What is needed: Within the entries below, find the portion that opens with the line containing "8 | tau | (x1" and closes with the line containing "2 | tau | True". Retype that portion exactly and only.

[Recorded data]
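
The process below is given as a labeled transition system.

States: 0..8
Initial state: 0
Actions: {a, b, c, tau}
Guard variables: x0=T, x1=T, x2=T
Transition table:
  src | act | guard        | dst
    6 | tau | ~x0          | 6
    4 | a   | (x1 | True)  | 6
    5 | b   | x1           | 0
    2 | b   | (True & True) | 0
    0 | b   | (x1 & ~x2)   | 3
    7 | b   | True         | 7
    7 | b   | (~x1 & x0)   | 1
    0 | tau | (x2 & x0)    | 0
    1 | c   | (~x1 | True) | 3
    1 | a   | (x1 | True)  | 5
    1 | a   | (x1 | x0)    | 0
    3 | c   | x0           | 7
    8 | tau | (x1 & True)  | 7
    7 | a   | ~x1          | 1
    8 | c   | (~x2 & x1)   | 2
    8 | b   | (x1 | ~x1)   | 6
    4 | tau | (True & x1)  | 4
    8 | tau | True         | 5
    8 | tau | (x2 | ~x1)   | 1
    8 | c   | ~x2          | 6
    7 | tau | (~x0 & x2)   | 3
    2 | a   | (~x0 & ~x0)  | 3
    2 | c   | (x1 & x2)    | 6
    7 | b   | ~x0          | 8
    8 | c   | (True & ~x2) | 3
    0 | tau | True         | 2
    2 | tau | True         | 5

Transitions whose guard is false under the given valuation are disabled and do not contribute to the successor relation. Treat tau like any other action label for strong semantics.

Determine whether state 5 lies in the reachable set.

Answer: REACHABLE

Analysis:
Guard filter leaves 17 enabled edge(s).
L0 = {0}
L1 = {2}  total {0,2}
L2 = {5,6}  total {0,2,5,6}
R = {0,2,5,6}
witness 5: tau·tau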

Reply:
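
    8 | tau | (x1 & True)  | 7
    7 | a   | ~x1          | 1
    8 | c   | (~x2 & x1)   | 2
    8 | b   | (x1 | ~x1)   | 6
    4 | tau | (True & x1)  | 4
    8 | tau | True         | 5
    8 | tau | (x2 | ~x1)   | 1
    8 | c   | ~x2          | 6
    7 | tau | (~x0 & x2)   | 3
    2 | a   | (~x0 & ~x0)  | 3
    2 | c   | (x1 & x2)    | 6
    7 | b   | ~x0          | 8
    8 | c   | (True & ~x2) | 3
    0 | tau | True         | 2
    2 | tau | True         | 5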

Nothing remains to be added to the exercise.